**EXERCISE REQUIREMENTS**
Transcribe the records below. Leave nothing out and change nothing.

**SUPPLIED INFORMATION**
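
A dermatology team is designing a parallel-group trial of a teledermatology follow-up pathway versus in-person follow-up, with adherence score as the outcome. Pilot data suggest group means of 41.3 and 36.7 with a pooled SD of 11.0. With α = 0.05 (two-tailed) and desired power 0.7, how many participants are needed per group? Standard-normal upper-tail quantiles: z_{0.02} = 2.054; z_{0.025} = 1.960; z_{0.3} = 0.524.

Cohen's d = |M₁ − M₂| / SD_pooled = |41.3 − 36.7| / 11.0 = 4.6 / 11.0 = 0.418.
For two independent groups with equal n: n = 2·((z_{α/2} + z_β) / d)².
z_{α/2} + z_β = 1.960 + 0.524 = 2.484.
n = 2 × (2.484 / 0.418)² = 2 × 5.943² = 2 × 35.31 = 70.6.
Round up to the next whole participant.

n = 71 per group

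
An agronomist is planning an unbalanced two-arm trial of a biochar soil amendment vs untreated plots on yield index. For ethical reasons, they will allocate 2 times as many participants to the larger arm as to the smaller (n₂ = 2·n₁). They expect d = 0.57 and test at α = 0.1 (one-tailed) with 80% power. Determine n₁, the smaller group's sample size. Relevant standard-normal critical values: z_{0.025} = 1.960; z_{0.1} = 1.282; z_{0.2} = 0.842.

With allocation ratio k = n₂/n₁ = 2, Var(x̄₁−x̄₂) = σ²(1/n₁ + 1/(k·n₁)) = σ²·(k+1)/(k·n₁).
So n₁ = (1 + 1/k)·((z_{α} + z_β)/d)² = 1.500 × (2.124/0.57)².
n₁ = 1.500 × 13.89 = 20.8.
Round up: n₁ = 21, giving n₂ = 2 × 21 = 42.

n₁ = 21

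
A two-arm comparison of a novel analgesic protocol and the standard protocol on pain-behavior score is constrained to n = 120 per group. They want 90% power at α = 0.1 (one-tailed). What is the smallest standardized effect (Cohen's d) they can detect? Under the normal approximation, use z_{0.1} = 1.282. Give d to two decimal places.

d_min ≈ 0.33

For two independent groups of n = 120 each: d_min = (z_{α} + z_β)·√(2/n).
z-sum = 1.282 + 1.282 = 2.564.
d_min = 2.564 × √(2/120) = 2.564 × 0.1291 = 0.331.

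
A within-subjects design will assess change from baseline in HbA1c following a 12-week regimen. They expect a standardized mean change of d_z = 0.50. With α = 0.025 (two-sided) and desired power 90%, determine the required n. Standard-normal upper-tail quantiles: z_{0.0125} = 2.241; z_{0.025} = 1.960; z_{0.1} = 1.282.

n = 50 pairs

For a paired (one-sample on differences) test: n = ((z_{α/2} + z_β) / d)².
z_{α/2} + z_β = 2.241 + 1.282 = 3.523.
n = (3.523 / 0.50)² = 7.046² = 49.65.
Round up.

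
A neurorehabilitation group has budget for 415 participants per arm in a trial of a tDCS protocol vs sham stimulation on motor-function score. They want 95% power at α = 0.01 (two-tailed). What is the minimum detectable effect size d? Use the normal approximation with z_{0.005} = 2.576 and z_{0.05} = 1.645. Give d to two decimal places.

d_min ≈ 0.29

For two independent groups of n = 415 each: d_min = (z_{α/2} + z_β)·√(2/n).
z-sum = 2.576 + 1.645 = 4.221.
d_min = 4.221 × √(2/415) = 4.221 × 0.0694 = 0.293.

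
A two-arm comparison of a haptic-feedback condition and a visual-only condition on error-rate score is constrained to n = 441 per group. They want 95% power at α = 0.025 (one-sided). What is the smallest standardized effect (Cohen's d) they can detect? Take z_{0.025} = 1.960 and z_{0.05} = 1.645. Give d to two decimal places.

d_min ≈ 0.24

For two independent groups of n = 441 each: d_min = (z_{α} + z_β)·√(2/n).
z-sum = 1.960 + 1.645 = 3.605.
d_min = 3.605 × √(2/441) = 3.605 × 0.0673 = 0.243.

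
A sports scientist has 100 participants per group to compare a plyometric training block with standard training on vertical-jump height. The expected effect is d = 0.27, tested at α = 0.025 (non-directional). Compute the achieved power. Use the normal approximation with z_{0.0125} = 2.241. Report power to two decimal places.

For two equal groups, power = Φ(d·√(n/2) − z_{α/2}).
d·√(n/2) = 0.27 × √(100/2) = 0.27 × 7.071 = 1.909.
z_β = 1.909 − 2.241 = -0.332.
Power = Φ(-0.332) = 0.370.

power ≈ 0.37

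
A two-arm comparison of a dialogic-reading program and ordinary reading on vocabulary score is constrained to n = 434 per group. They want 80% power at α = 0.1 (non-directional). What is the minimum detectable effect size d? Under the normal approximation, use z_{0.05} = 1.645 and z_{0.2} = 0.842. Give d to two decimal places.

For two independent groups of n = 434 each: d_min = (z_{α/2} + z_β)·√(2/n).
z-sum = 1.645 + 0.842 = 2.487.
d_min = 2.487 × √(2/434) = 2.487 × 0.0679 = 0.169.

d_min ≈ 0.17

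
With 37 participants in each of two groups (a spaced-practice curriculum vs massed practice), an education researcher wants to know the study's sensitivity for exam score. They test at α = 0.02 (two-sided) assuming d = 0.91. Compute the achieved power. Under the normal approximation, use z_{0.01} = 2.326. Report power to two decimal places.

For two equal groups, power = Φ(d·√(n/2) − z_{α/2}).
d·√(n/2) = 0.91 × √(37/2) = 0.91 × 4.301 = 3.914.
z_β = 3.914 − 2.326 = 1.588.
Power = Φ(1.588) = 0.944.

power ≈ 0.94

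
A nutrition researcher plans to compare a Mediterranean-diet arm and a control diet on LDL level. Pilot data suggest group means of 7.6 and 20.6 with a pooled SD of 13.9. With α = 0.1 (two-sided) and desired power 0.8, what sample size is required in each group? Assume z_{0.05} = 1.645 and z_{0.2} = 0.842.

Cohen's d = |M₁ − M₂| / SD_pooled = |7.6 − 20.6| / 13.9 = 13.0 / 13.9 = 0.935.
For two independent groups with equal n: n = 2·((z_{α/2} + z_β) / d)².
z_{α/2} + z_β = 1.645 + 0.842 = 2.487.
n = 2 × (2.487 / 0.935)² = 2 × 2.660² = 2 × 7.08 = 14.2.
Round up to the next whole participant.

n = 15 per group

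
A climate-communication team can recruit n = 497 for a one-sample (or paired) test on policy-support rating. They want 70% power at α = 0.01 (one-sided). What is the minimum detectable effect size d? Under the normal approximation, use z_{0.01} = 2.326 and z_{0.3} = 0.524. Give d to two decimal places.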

**TASK RESULT**
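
A dermatology team is designing a parallel-group trial of a teledermatology follow-up pathway versus in-person follow-up, with adherence score as the outcome. Pilot data suggest group means of 41.3 and 36.7 with a pooled SD of 11.0. With α = 0.05 (two-tailed) and desired power 0.7, how many participants are needed per group? Standard-normal upper-tail quantiles: z_{0.02} = 2.054; z_{0.025} = 1.960; z_{0.3} = 0.524.

Cohen's d = |M₁ − M₂| / SD_pooled = |41.3 − 36.7| / 11.0 = 4.6 / 11.0 = 0.418.
For two independent groups with equal n: n = 2·((z_{α/2} + z_β) / d)².
z_{α/2} + z_β = 1.960 + 0.524 = 2.484.
n = 2 × (2.484 / 0.418)² = 2 × 5.943² = 2 × 35.31 = 70.6.
Round up to the next whole participant.

n = 71 per group

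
An agronomist is planning an unbalanced two-arm trial of a biochar soil amendment vs untreated plots on yield index. For ethical reasons, they will allocate 2 times as many participants to the larger arm as to the smaller (n₂ = 2·n₁). They expect d = 0.57 and test at α = 0.1 (one-tailed) with 80% power. Determine n₁, the smaller group's sample size. Relevant standard-normal critical values: z_{0.025} = 1.960; z_{0.1} = 1.282; z_{0.2} = 0.842.

With allocation ratio k = n₂/n₁ = 2, Var(x̄₁−x̄₂) = σ²(1/n₁ + 1/(k·n₁)) = σ²·(k+1)/(k·n₁).
So n₁ = (1 + 1/k)·((z_{α} + z_β)/d)² = 1.500 × (2.124/0.57)².
n₁ = 1.500 × 13.89 = 20.8.
Round up: n₁ = 21, giving n₂ = 2 × 21 = 42.

n₁ = 21

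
A two-arm comparison of a novel analgesic protocol and the standard protocol on pain-behavior score is constrained to n = 120 per group. They want 90% power at α = 0.1 (one-tailed). What is the smallest standardized effect (Cohen's d) they can detect? Under the normal approximation, use z_{0.1} = 1.282. Give d to two decimal places.

d_min ≈ 0.33

For two independent groups of n = 120 each: d_min = (z_{α} + z_β)·√(2/n).
z-sum = 1.282 + 1.282 = 2.564.
d_min = 2.564 × √(2/120) = 2.564 × 0.1291 = 0.331.

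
A within-subjects design will assess change from baseline in HbA1c following a 12-week regimen. They expect a standardized mean change of d_z = 0.50. With α = 0.025 (two-sided) and desired power 90%, determine the required n. Standard-normal upper-tail quantiles: z_{0.0125} = 2.241; z_{0.025} = 1.960; z_{0.1} = 1.282.

n = 50 pairs

For a paired (one-sample on differences) test: n = ((z_{α/2} + z_β) / d)².
z_{α/2} + z_β = 2.241 + 1.282 = 3.523.
n = (3.523 / 0.50)² = 7.046² = 49.65.
Round up.

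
A neurorehabilitation group has budget for 415 participants per arm in a trial of a tDCS protocol vs sham stimulation on motor-function score. They want 95% power at α = 0.01 (two-tailed). What is the minimum detectable effect size d? Use the normal approximation with z_{0.005} = 2.576 and z_{0.05} = 1.645. Give d to two decimal places.

d_min ≈ 0.29

For two independent groups of n = 415 each: d_min = (z_{α/2} + z_β)·√(2/n).
z-sum = 2.576 + 1.645 = 4.221.
d_min = 4.221 × √(2/415) = 4.221 × 0.0694 = 0.293.

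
A two-arm comparison of a haptic-feedback condition and a visual-only condition on error-rate score is constrained to n = 441 per group. They want 95% power at α = 0.025 (one-sided). What is the smallest standardized effect (Cohen's d) they can detect? Take z_{0.025} = 1.960 and z_{0.05} = 1.645. Give d to two decimal places.

d_min ≈ 0.24

For two independent groups of n = 441 each: d_min = (z_{α} + z_β)·√(2/n).
z-sum = 1.960 + 1.645 = 3.605.
d_min = 3.605 × √(2/441) = 3.605 × 0.0673 = 0.243.

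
A sports scientist has 100 participants per group to compare a plyometric training block with standard training on vertical-jump height. The expected effect is d = 0.27, tested at α = 0.025 (non-directional). Compute the achieved power. Use the normal approximation with z_{0.0125} = 2.241. Report power to two decimal places.

For two equal groups, power = Φ(d·√(n/2) − z_{α/2}).
d·√(n/2) = 0.27 × √(100/2) = 0.27 × 7.071 = 1.909.
z_β = 1.909 − 2.241 = -0.332.
Power = Φ(-0.332) = 0.370.

power ≈ 0.37

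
A two-arm comparison of a dialogic-reading program and ordinary reading on vocabulary score is constrained to n = 434 per group. They want 80% power at α = 0.1 (non-directional). What is the minimum detectable effect size d? Under the normal approximation, use z_{0.05} = 1.645 and z_{0.2} = 0.842. Give d to two decimal places.

For two independent groups of n = 434 each: d_min = (z_{α/2} + z_β)·√(2/n).
z-sum = 1.645 + 0.842 = 2.487.
d_min = 2.487 × √(2/434) = 2.487 × 0.0679 = 0.169.

d_min ≈ 0.17

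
With 37 participants in each of two groups (a spaced-practice curriculum vs massed practice), an education researcher wants to know the study's sensitivity for exam score. They test at α = 0.02 (two-sided) assuming d = 0.91. Compute the achieved power. Under the normal approximation, use z_{0.01} = 2.326. Report power to two decimal places.

For two equal groups, power = Φ(d·√(n/2) − z_{α/2}).
d·√(n/2) = 0.91 × √(37/2) = 0.91 × 4.301 = 3.914.
z_β = 3.914 − 2.326 = 1.588.
Power = Φ(1.588) = 0.944.

power ≈ 0.94

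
A nutrition researcher plans to compare a Mediterranean-diet arm and a control diet on LDL level. Pilot data suggest group means of 7.6 and 20.6 with a pooled SD of 13.9. With α = 0.1 (two-sided) and desired power 0.8, what sample size is required in each group? Assume z_{0.05} = 1.645 and z_{0.2} = 0.842.

Cohen's d = |M₁ − M₂| / SD_pooled = |7.6 − 20.6| / 13.9 = 13.0 / 13.9 = 0.935.
For two independent groups with equal n: n = 2·((z_{α/2} + z_β) / d)².
z_{α/2} + z_β = 1.645 + 0.842 = 2.487.
n = 2 × (2.487 / 0.935)² = 2 × 2.660² = 2 × 7.08 = 14.2.
Round up to the next whole participant.

n = 15 per group

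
A climate-communication team can recruit n = 497 for a one-sample (or paired) test on policy-support rating. They want 70% power at α = 0.01 (one-sided). What is the minimum detectable effect size d? Under the normal approximation, use z_{0.01} = 2.326 and z_{0.3} = 0.524. Give d to two decimal places.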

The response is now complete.